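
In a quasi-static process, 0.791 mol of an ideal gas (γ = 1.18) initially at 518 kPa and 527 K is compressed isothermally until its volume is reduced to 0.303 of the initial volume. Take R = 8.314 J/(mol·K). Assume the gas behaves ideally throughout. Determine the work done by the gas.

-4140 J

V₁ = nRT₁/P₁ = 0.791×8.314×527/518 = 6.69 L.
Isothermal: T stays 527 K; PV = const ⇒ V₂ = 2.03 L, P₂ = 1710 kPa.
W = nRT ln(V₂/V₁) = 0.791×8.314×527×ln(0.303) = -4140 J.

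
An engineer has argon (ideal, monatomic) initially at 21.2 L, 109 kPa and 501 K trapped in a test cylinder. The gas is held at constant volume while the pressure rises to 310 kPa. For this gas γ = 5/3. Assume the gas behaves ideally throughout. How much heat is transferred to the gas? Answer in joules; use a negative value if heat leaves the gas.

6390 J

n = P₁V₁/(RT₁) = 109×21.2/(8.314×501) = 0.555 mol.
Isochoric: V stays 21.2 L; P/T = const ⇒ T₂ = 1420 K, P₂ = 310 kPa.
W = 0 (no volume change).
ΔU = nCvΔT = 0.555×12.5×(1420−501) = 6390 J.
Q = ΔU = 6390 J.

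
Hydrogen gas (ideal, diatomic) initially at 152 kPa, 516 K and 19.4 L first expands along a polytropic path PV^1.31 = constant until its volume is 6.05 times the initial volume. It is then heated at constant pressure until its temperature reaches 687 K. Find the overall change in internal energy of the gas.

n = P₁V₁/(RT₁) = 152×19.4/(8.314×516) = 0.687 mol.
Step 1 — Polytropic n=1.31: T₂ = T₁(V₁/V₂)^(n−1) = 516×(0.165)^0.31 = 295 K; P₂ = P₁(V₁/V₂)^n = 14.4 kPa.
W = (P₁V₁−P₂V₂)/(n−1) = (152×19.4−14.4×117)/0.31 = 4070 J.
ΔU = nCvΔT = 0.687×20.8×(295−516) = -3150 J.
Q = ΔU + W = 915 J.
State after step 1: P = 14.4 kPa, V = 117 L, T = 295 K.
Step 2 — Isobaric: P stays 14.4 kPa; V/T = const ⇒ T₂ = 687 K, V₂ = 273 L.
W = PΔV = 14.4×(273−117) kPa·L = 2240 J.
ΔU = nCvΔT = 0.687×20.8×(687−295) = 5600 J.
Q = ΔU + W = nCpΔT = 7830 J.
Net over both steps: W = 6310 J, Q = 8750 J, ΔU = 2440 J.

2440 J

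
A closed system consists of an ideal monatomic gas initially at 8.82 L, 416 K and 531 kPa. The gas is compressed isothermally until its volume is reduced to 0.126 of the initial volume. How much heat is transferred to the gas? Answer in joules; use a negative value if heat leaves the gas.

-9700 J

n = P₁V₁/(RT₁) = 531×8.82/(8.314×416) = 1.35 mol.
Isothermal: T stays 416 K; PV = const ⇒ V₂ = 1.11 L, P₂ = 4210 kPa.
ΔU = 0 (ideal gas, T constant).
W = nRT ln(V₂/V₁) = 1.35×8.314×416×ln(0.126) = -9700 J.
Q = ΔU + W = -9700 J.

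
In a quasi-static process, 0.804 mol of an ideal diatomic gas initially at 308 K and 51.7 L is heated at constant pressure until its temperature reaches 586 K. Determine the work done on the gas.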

·····

__WHAT THE TASK REQUIRES__: Copy every record precisely, omitting nothing.

__FINISHED TASK__:
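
In a quasi-static process, 0.791 mol of an ideal gas (γ = 1.18) initially at 518 kPa and 527 K is compressed isothermally until its volume is reduced to 0.303 of the initial volume. Take R = 8.314 J/(mol·K). Assume the gas behaves ideally throughout. Determine the work done by the gas.

-4140 J

V₁ = nRT₁/P₁ = 0.791×8.314×527/518 = 6.69 L.
Isothermal: T stays 527 K; PV = const ⇒ V₂ = 2.03 L, P₂ = 1710 kPa.
W = nRT ln(V₂/V₁) = 0.791×8.314×527×ln(0.303) = -4140 J.

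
An engineer has argon (ideal, monatomic) initially at 21.2 L, 109 kPa and 501 K trapped in a test cylinder. The gas is held at constant volume while the pressure rises to 310 kPa. For this gas γ = 5/3. Assume the gas behaves ideally throughout. How much heat is transferred to the gas? Answer in joules; use a negative value if heat leaves the gas.

6390 J

n = P₁V₁/(RT₁) = 109×21.2/(8.314×501) = 0.555 mol.
Isochoric: V stays 21.2 L; P/T = const ⇒ T₂ = 1420 K, P₂ = 310 kPa.
W = 0 (no volume change).
ΔU = nCvΔT = 0.555×12.5×(1420−501) = 6390 J.
Q = ΔU = 6390 J.

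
Hydrogen gas (ideal, diatomic) initially at 152 kPa, 516 K and 19.4 L first expands along a polytropic path PV^1.31 = constant until its volume is 6.05 times the initial volume. It is then heated at constant pressure until its temperature reaches 687 K. Find the overall change in internal energy of the gas.

n = P₁V₁/(RT₁) = 152×19.4/(8.314×516) = 0.687 mol.
Step 1 — Polytropic n=1.31: T₂ = T₁(V₁/V₂)^(n−1) = 516×(0.165)^0.31 = 295 K; P₂ = P₁(V₁/V₂)^n = 14.4 kPa.
W = (P₁V₁−P₂V₂)/(n−1) = (152×19.4−14.4×117)/0.31 = 4070 J.
ΔU = nCvΔT = 0.687×20.8×(295−516) = -3150 J.
Q = ΔU + W = 915 J.
State after step 1: P = 14.4 kPa, V = 117 L, T = 295 K.
Step 2 — Isobaric: P stays 14.4 kPa; V/T = const ⇒ T₂ = 687 K, V₂ = 273 L.
W = PΔV = 14.4×(273−117) kPa·L = 2240 J.
ΔU = nCvΔT = 0.687×20.8×(687−295) = 5600 J.
Q = ΔU + W = nCpΔT = 7830 J.
Net over both steps: W = 6310 J, Q = 8750 J, ΔU = 2440 J.

2440 J

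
A closed system consists of an ideal monatomic gas initially at 8.82 L, 416 K and 531 kPa. The gas is compressed isothermally until its volume is reduced to 0.126 of the initial volume. How much heat is transferred to the gas? Answer in joules; use a negative value if heat leaves the gas.

-9700 J

n = P₁V₁/(RT₁) = 531×8.82/(8.314×416) = 1.35 mol.
Isothermal: T stays 416 K; PV = const ⇒ V₂ = 1.11 L, P₂ = 4210 kPa.
ΔU = 0 (ideal gas, T constant).
W = nRT ln(V₂/V₁) = 1.35×8.314×416×ln(0.126) = -9700 J.
Q = ΔU + W = -9700 J.

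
In a quasi-static process, 0.804 mol of an ideal diatomic gas initially at 308 K and 51.7 L is heated at constant pressure until its temperature reaches 586 K. Determine the work done on the gas.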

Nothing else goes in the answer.